### TASK TO COMPLETE
Go to the line below containing "ɥ, b, ɲ, β, z." and print exactly from there through the line containing "In Rero, the", both included. Print nothing else.
*** Block opens ***
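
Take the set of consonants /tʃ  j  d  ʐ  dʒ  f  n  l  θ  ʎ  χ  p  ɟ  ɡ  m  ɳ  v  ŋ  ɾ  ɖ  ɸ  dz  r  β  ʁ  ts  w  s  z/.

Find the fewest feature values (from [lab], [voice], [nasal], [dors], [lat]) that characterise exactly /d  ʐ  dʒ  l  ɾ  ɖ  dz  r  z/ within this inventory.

[+voice, -nasal, -lab, -dors]

The class [+voice], [-nasal], [-labial], [-dorsal] has exactly /d, ʐ, dʒ, l, ɾ, ɖ, dz, r, z/ as its extension in this inventory. No smaller conjunction from the listed features achieves this: [-nasal, -labial, -dorsal] alone would also admit /tʃ, θ, ts, s/; [+voice, -labial, -dorsal] alone would also admit /n, ɳ/; [+voice, -nasal, -dorsal] alone would also admit /v, β/; [+voice, -nasal, -labial] alone would also admit /j, ʎ, ɟ, ɡ, …/; and checking the remaining three-feature bundles turns up none with this extension.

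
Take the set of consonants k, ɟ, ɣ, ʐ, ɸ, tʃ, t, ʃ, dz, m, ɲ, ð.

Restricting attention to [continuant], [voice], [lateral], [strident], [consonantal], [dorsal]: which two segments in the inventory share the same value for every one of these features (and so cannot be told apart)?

Both /ɟ/ and /ɲ/ are [−continuant], [+voice], [−lateral], [−strident], [+consonantal], [+dorsal]. Since the list omits [sonorant] and [nasal] — which do distinguish the voiced palatal stop from the palatal nasal — this pair collapses; all other pairs remain distinct.

ɟ, ɲ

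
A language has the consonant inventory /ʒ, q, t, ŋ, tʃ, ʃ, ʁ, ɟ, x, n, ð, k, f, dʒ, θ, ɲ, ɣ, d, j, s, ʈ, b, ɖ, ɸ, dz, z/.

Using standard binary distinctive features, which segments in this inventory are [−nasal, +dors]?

q, ʁ, ɟ, x, k, ɣ, j

The [−nasal] segments are /ʒ, q, t, tʃ, ʃ, ʁ, ɟ, x, ð, k, f, dʒ, θ, ɣ, d, j, s, ʈ, b, ɖ, ɸ, dz, z/.
Of those, [+dorsal] leaves /q, ʁ, ɟ, x, k, ɣ, j/.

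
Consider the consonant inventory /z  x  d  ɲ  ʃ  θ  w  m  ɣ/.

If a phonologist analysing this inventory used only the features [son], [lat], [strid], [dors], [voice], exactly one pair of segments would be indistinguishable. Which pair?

w, ɲ

Both /w/ and /ɲ/ are [+sonorant], [−lateral], [−strident], [+dorsal], [+voice]. Since the list omits [nasal], [continuant], [labial], [round] and [back] — which do distinguish the labial-velar glide from the palatal nasal — this pair collapses; all other pairs remain distinct.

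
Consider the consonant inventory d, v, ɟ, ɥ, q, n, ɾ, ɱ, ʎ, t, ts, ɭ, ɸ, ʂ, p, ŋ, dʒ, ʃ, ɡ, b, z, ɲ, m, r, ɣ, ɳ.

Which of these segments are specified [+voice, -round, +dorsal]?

ɟ, ʎ, ŋ, ɡ, ɲ, ɣ

Eliminate segments failing any feature: /d, v, n, ɾ, ɱ, ɭ, dʒ, b, z, m, r, ɳ/ are [-dorsal]; /ɥ/ is [+round]; /q, t, ts, ɸ, ʂ, p, ʃ/ are [-voice]. The remaining /ɟ, ʎ, ŋ, ɡ, ɲ, ɣ/ satisfy [+voice], [-round], [+dorsal].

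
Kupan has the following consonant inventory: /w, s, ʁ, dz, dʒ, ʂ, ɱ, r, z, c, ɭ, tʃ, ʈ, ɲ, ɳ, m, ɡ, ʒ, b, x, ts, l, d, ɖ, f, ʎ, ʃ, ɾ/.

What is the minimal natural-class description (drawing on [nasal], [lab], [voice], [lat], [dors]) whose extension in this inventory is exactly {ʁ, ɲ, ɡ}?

[+voice, -lat, -lab, +dors]

/ʁ, ɲ, ɡ/ are all [+voice], [-lateral], [-labial], [+dorsal], and no other segment in the inventory matches all four values. Dropping any one of them over-generates: [-lateral, -labial, +dorsal] alone would also admit /c, x/; [+voice, -labial, +dorsal] alone would also admit /ʎ/; [+voice, -lateral, +dorsal] alone would also admit /w/; [+voice, -lateral, -labial] alone would also admit /dz, dʒ, r, z, …/. No other combination of three listed features picks out exactly this set either, so fewer than four features will not do.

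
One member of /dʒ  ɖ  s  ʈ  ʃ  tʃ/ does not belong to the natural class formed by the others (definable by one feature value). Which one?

s

/ʈ, tʃ, dʒ, ɖ, ʃ/ are all [−anterior], but /s/ (voiceless alveolar fricative) is [+anterior]. No other single segment can be removed to leave a set sharing one feature value that the removed segment lacks, so /s/ is the odd one out.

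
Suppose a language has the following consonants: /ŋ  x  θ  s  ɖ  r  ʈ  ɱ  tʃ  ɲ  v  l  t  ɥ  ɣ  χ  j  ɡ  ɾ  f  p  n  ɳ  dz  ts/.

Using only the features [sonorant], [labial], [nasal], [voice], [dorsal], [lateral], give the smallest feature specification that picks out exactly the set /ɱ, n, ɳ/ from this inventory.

[+nasal, −dorsal]

/ɱ, n, ɳ/ are all [+nasal], [−dorsal], and no other segment in the inventory matches both values. Dropping any one of them over-generates: [−dorsal] alone would also admit /θ, s, ɖ, r, …/; [+nasal] alone would also admit /ŋ, ɲ/. No other single listed feature picks out exactly this set either, so fewer than two features will not do.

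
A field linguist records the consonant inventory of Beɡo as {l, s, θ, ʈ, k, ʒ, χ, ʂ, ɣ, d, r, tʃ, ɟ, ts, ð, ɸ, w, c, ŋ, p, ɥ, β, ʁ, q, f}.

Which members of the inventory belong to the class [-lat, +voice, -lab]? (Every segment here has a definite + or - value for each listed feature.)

Eliminate segments failing any feature: /l/ is [+lateral]; /s, θ, ʈ, k, χ, ʂ, tʃ, ts, ɸ, c, p, q, f/ are [-voice]; /w, ɥ, β/ are [+labial]. The remaining /ʒ, ɣ, d, r, ɟ, ð, ŋ, ʁ/ satisfy [-lateral], [+voice], [-labial].

ʒ, ɣ, d, r, ɟ, ð, ŋ, ʁ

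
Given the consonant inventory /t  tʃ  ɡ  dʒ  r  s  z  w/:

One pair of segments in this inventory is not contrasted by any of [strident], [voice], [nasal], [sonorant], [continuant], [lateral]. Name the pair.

w, r

/w/ (labial-velar glide) and /r/ (alveolar trill) are both [−strident], [+voice], [−nasal], [+sonorant], [+continuant], [−lateral], so none of the listed features separates them. (They do differ in [labial], [round], [coronal] and [dorsal], which are not among the given features.) Every other pair in the inventory differs on at least one listed feature.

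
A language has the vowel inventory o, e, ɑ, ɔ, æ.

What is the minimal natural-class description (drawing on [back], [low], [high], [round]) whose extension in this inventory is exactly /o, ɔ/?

The target set is precisely the extension of [+round] in this inventory.

[+round]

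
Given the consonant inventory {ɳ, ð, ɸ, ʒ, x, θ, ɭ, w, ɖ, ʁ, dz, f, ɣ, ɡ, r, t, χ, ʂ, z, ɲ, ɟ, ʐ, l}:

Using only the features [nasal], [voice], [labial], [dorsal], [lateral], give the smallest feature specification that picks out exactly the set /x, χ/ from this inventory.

Every target segment is [−voice], [+dorsal]; each remaining inventory member fails at least one of these. Each conjunct is needed — [+dorsal] alone would also admit /w, ʁ, ɣ, ɡ, …/; [−voice] alone would also admit /ɸ, θ, f, t, …/ — and no other single listed feature has exactly this extension, so two is the minimum.

[−voice, +dorsal]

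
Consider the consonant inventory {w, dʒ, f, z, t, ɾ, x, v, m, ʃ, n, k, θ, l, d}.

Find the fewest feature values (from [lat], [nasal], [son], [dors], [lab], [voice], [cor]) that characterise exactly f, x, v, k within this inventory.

/f, x, v, k/ are all [−sonorant], [−coronal], and no other segment in the inventory matches both values. Dropping any one of them over-generates: [−coronal] alone would also admit /w, m/; [−sonorant] alone would also admit /dʒ, z, t, ʃ, …/. No other single listed feature picks out exactly this set either, so fewer than two features will not do.

[−son, −cor]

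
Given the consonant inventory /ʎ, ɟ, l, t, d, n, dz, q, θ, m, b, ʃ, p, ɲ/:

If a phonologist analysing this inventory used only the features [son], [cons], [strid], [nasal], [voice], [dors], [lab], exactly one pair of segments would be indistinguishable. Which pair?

On the given features, /θ/ and /t/ have an identical profile: [−sonorant], [+consonantal], [−strident], [−nasal], [−voice], [−dorsal], [−labial]. No other two segments in the inventory coincide on all 7 features. (They do differ in [continuant] and [distributed], which are not among the given features.)

θ, t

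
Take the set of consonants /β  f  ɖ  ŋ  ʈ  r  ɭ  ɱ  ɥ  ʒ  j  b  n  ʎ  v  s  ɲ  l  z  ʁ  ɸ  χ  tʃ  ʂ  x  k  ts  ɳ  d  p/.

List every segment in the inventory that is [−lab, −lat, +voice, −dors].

Among the inventory, the [−labial] segments are /ɖ, ŋ, ʈ, r, ɭ, ʒ, j, n, ʎ, s, ɲ, l, z, ʁ, χ, tʃ, ʂ, x, k, ts, ɳ, d/.
Then [−lateral] gives /ɖ, ŋ, ʈ, r, ʒ, j, n, s, ɲ, z, ʁ, χ, tʃ, ʂ, x, k, ts, ɳ, d/.
Of those, [+voice] gives /ɖ, ŋ, r, ʒ, j, n, ɲ, z, ʁ, ɳ, d/.
Intersecting with [−dorsal] leaves /ɖ, r, ʒ, n, z, ɳ, d/.

ɖ, r, ʒ, n, z, ɳ, d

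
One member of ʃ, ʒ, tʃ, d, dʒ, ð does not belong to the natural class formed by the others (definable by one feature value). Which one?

[distributed] groups all but one: /ʃ, ð, tʃ, ʒ, dʒ/ share [+distributed] while /d/ (voiced alveolar stop) alone is [−distributed]. Removing any other segment would not leave a single-feature class that excludes it.

d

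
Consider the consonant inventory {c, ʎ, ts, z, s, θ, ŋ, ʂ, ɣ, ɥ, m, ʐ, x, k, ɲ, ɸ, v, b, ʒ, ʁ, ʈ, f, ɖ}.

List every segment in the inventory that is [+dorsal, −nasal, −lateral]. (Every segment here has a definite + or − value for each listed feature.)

c, ɣ, ɥ, x, k, ʁ

Eliminate segments failing any feature: /ʎ/ is [+lateral]; /ts, z, s, θ, ʂ, m, ʐ, ɸ, v, b, ʒ, ʈ, f, ɖ/ are [−dorsal]; /ŋ, ɲ/ are [+nasal]. The remaining /c, ɣ, ɥ, x, k, ʁ/ satisfy [+dorsal], [−nasal], [−lateral].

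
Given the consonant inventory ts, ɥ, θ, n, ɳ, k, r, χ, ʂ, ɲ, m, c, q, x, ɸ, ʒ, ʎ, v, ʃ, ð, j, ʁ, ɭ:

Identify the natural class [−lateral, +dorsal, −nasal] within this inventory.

ɥ, k, χ, c, q, x, j, ʁ

Eliminate segments failing any feature: /ts, θ, n, ɳ, r, ʂ, m, ɸ, ʒ, v, ʃ, ð/ are [−dorsal]; /ɲ/ is [+nasal]; /ʎ, ɭ/ are [+lateral]. The remaining /ɥ, k, χ, c, q, x, j, ʁ/ satisfy [−lateral], [+dorsal], [−nasal].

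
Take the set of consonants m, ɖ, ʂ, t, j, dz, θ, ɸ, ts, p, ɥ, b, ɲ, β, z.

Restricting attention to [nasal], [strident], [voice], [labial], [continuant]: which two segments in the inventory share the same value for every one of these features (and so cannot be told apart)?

Both /β/ and /ɥ/ are [−nasal], [−strident], [+voice], [+labial], [+continuant]. Since the list omits [sonorant], [round] and [dorsal] — which do distinguish the voiced bilabial fricative from the labial-palatal glide — this pair collapses; all other pairs remain distinct.

β, ɥ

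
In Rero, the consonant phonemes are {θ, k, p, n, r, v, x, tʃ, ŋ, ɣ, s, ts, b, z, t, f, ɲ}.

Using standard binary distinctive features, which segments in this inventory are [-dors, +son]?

Eliminate segments failing any feature: /θ, p, v, tʃ, s, ts, b, z, t, f/ are [-sonorant]; /k, x, ŋ, ɣ, ɲ/ are [+dorsal]. The remaining /n, r/ satisfy [-dorsal], [+sonorant].

n, r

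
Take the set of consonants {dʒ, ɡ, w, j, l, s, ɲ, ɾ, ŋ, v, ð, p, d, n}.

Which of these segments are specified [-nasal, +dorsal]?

ɡ, w, j

First, the [-nasal] segments are /dʒ, ɡ, w, j, l, s, ɾ, v, ð, p, d/.
Intersecting with [+dorsal] leaves /ɡ, w, j/.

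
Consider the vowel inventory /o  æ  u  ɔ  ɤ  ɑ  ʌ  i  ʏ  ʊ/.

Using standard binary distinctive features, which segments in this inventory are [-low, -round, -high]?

ɤ, ʌ

First, the [-low] segments are /o, u, ɔ, ɤ, ʌ, i, ʏ, ʊ/.
Then [-round] gives /ɤ, ʌ, i/.
Then [-high] leaves /ɤ, ʌ/.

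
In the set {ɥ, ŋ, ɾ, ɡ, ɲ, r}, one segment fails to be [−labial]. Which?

Every segment except /ɥ/ is [−labial]. /ɥ/ (labial-palatal glide) is [+labial], so it is the exception.

ɥ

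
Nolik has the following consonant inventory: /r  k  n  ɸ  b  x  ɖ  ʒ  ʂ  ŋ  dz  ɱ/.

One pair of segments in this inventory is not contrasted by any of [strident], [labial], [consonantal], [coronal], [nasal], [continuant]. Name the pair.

ʒ, ʂ

/ʒ/ (voiced postalveolar fricative) and /ʂ/ (voiceless retroflex fricative) are both [+strident], [−labial], [+consonantal], [+coronal], [−nasal], [+continuant], so none of the listed features separates them. (They do differ in [voice] and [distributed], which are not among the given features.) Every other pair in the inventory differs on at least one listed feature.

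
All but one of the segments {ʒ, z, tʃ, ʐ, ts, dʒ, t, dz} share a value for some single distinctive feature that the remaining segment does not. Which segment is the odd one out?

[strident] groups all but one: /ʐ, ts, dz, dʒ, tʃ, z, ʒ/ share [+strident] while /t/ (voiceless alveolar stop) alone is [−strident]. Removing any other segment would not leave a single-feature class that excludes it.

t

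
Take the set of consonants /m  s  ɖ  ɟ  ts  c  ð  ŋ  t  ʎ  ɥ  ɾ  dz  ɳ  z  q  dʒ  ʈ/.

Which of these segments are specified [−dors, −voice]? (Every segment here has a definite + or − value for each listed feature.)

The [−dorsal] segments are /m, s, ɖ, ts, ð, t, ɾ, dz, ɳ, z, dʒ, ʈ/.
Among these, [−voice] leaves /s, ts, t, ʈ/.

s, ts, t, ʈ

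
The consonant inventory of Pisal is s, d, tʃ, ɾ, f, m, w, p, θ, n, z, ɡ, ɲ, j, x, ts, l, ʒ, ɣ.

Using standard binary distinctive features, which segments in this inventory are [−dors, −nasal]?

s, d, tʃ, ɾ, f, p, θ, z, ts, l, ʒ

The [−dorsal] segments are /s, d, tʃ, ɾ, f, m, p, θ, n, z, ts, l, ʒ/.
Of those, [−nasal] leaves /s, d, tʃ, ɾ, f, p, θ, z, ts, l, ʒ/.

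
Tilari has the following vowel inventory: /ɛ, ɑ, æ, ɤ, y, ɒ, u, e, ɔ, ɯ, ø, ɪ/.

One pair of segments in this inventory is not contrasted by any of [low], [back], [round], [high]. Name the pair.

/e/ (mid front unrounded tense vowel) and /ɛ/ (mid front unrounded lax vowel) are both [-low], [-back], [-round], [-high], so none of the listed features separates them. (They do differ in [tense], which is not among the given features.) Every other pair in the inventory differs on at least one listed feature.

e, ɛ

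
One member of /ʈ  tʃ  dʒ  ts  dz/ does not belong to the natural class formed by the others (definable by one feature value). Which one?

/dz, ts, dʒ, tʃ/ are all [+delayed release], but /ʈ/ (voiceless retroflex stop) is [−delayed release]. No other single segment can be removed to leave a set sharing one feature value that the removed segment lacks, so /ʈ/ is the odd one out.

ʈ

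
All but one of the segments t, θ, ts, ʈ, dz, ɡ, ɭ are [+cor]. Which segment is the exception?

/ɡ/ is the voiced velar stop, which is [−coronal]; the rest — /dz, ts, θ, t, ɭ, ʈ/ — are [+coronal].

ɡ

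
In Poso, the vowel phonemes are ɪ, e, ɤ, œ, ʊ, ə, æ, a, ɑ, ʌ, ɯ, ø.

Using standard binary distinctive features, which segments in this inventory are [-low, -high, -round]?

Eliminate segments failing any feature: /ɪ, ʊ, ɯ/ are [+high]; /œ, ø/ are [+round]; /æ, a, ɑ/ are [+low]. The remaining /e, ɤ, ə, ʌ/ satisfy [-low], [-high], [-round].

e, ɤ, ə, ʌ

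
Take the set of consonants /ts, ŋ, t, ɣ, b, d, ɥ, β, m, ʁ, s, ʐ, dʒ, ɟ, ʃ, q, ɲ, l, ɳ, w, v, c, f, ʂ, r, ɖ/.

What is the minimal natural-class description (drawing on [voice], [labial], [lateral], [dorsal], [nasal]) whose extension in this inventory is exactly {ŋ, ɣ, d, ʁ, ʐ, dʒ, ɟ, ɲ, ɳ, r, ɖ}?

[+voice, -lateral, -labial]

Every target segment is [+voice], [-lateral], [-labial]; each remaining inventory member fails at least one of these. Each conjunct is needed — [-lateral, -labial] alone would also admit /ts, t, s, ʃ, …/; [+voice, -labial] alone would also admit /l/; [+voice, -lateral] alone would also admit /b, ɥ, β, m, …/ — and no other combination of two listed features has exactly this extension, so three is the minimum.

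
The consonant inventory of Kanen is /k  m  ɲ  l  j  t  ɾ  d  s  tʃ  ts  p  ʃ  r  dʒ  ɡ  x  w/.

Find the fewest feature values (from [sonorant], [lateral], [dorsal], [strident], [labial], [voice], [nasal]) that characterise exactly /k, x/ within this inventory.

[−voice, +dorsal]

Every target segment is [−voice], [+dorsal]; each remaining inventory member fails at least one of these. Each conjunct is needed — [+dorsal] alone would also admit /ɲ, j, ɡ, w/; [−voice] alone would also admit /t, s, tʃ, ts, …/ — and no other single listed feature has exactly this extension, so two is the minimum.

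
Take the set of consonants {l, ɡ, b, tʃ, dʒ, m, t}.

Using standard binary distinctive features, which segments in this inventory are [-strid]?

The [-strident] segments here are /l, ɡ, b, m, t/; the remaining /tʃ, dʒ/ are [+strident].

l, ɡ, b, m, t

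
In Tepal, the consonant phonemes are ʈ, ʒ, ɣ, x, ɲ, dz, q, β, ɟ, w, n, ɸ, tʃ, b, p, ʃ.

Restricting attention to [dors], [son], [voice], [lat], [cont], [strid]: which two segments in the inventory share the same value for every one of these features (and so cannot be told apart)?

ʈ, p

On the given features, /ʈ/ and /p/ have an identical profile: [-dorsal], [-sonorant], [-voice], [-lateral], [-continuant], [-strident]. No other two segments in the inventory coincide on all 6 features. (They do differ in [labial] and [coronal], which are not among the given features.)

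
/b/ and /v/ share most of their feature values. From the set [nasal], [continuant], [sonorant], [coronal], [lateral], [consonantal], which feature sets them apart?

The two segments share [−nasal], [−sonorant], [−coronal], [−lateral], [+consonantal]. The only feature from the list on which they differ: /b/ is [−continuant] while /v/ is [+continuant].

[continuant]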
*** Block closes ***
### ANSWER TO THE EXERCISE
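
Take the set of consonants m, ɖ, ʂ, t, j, dz, θ, ɸ, ts, p, ɥ, b, ɲ, β, z.

Restricting attention to [nasal], [strident], [voice], [labial], [continuant]: which two segments in the inventory share the same value for every one of these features (and so cannot be told apart)?

Both /β/ and /ɥ/ are [−nasal], [−strident], [+voice], [+labial], [+continuant]. Since the list omits [sonorant], [round] and [dorsal] — which do distinguish the voiced bilabial fricative from the labial-palatal glide — this pair collapses; all other pairs remain distinct.

β, ɥ

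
In Rero, the consonant phonemes are {θ, k, p, n, r, v, x, tʃ, ŋ, ɣ, s, ts, b, z, t, f, ɲ}.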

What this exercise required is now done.